* YOUR ASSIGNMENT: Set down word for word the lines that begin the entries and run through the line containing "4. The insured". Give nothing further.

* DATA:
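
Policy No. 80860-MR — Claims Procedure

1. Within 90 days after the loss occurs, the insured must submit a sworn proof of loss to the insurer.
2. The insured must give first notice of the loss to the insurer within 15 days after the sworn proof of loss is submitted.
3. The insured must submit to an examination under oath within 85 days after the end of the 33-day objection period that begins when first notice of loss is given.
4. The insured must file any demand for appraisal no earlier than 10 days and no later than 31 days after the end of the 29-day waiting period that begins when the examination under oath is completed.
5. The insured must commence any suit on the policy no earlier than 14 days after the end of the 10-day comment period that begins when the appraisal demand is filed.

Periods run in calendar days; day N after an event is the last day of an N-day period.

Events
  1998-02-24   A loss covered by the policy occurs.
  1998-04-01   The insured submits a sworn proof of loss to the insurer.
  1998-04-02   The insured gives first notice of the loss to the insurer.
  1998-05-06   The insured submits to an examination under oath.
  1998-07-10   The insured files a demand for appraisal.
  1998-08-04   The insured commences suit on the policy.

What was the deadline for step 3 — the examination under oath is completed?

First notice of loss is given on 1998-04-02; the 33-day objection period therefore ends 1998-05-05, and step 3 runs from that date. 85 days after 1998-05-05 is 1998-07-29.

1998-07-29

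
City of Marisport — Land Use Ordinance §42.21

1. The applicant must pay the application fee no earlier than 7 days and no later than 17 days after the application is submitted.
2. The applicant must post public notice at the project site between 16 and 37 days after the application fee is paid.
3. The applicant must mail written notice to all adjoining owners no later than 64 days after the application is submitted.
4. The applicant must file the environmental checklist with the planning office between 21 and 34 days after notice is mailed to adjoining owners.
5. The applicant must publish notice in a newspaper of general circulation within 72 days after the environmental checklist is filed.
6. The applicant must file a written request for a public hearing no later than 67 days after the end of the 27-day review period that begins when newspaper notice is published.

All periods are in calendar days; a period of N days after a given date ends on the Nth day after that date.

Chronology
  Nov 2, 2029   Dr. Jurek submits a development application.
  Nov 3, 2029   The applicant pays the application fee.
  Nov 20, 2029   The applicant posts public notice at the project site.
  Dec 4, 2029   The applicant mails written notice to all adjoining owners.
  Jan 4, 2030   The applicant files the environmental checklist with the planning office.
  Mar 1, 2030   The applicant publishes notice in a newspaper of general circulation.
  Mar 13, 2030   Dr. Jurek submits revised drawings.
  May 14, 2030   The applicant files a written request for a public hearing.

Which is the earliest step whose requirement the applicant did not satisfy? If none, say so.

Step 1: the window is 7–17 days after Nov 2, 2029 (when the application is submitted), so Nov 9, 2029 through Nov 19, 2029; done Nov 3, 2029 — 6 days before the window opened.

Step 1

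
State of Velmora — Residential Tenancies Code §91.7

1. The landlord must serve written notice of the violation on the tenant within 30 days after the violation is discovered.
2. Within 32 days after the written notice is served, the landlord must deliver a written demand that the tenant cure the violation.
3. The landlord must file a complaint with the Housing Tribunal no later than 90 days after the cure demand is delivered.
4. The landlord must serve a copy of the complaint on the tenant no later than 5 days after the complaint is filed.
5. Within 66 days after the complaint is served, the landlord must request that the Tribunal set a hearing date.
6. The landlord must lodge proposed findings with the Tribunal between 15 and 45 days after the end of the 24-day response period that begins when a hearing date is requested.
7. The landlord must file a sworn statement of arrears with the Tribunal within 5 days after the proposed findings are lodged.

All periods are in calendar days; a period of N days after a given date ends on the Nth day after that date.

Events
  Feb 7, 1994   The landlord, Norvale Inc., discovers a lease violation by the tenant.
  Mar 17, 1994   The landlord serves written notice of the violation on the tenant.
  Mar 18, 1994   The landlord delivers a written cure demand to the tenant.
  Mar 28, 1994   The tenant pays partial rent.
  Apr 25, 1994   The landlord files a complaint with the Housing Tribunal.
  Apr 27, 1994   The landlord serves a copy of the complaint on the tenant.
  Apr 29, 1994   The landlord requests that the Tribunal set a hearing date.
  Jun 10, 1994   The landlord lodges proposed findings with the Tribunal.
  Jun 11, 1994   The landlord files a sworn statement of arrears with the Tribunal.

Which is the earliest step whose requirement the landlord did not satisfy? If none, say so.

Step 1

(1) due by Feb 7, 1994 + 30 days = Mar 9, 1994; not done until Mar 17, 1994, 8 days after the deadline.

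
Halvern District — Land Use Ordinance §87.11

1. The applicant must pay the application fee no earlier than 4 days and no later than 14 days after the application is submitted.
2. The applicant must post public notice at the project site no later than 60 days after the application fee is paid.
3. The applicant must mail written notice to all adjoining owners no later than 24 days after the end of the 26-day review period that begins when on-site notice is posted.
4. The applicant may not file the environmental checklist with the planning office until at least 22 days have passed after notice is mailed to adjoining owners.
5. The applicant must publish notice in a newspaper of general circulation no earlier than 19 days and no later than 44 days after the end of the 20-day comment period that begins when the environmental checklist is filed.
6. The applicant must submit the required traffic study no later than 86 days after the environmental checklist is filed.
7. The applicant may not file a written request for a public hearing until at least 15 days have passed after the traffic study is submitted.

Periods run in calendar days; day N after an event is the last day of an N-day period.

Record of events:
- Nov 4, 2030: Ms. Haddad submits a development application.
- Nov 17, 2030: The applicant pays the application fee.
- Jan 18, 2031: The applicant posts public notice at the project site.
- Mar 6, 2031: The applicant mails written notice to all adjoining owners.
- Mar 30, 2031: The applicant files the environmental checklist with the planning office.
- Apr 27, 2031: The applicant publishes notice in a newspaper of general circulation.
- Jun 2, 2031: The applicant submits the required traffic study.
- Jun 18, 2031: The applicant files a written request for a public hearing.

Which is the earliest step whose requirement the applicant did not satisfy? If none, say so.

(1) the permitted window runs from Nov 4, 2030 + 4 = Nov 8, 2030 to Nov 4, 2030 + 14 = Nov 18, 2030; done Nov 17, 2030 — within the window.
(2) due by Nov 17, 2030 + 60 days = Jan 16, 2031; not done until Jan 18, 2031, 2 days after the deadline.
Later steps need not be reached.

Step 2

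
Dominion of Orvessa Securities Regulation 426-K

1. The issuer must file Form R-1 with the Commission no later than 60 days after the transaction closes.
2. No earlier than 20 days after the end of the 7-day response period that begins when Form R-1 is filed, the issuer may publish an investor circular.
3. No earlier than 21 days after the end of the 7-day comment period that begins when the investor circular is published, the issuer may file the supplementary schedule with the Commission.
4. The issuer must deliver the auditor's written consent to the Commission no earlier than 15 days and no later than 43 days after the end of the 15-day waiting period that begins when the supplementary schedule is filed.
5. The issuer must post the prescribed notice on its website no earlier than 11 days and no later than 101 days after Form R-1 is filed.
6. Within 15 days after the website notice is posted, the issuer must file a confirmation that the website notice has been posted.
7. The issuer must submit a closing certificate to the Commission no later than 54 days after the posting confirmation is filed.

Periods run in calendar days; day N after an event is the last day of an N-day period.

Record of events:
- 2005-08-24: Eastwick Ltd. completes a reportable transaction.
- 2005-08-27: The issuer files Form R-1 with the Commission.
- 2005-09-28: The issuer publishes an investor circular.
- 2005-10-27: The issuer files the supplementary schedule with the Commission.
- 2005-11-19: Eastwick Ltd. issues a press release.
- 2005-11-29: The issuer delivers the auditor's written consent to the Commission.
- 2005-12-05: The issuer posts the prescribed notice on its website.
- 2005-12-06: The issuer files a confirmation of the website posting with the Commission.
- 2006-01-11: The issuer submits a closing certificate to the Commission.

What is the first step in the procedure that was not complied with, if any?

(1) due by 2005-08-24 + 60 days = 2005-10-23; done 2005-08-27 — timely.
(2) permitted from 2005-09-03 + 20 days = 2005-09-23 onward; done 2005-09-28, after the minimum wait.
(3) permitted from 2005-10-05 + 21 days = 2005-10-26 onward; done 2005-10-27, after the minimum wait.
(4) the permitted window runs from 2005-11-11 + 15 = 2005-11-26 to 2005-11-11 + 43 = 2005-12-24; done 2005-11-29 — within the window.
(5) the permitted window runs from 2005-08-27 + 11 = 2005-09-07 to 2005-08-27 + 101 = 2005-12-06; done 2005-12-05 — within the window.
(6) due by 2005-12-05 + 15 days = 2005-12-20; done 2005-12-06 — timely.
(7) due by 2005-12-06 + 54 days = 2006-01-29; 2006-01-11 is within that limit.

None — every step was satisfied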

* EXERCISE ANSWER:
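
Policy No. 80860-MR — Claims Procedure

1. Within 90 days after the loss occurs, the insured must submit a sworn proof of loss to the insurer.
2. The insured must give first notice of the loss to the insurer within 15 days after the sworn proof of loss is submitted.
3. The insured must submit to an examination under oath within 85 days after the end of the 33-day objection period that begins when first notice of loss is given.
4. The insured must file any demand for appraisal no earlier than 10 days and no later than 31 days after the end of the 29-day waiting period that begins when the examination under oath is completed.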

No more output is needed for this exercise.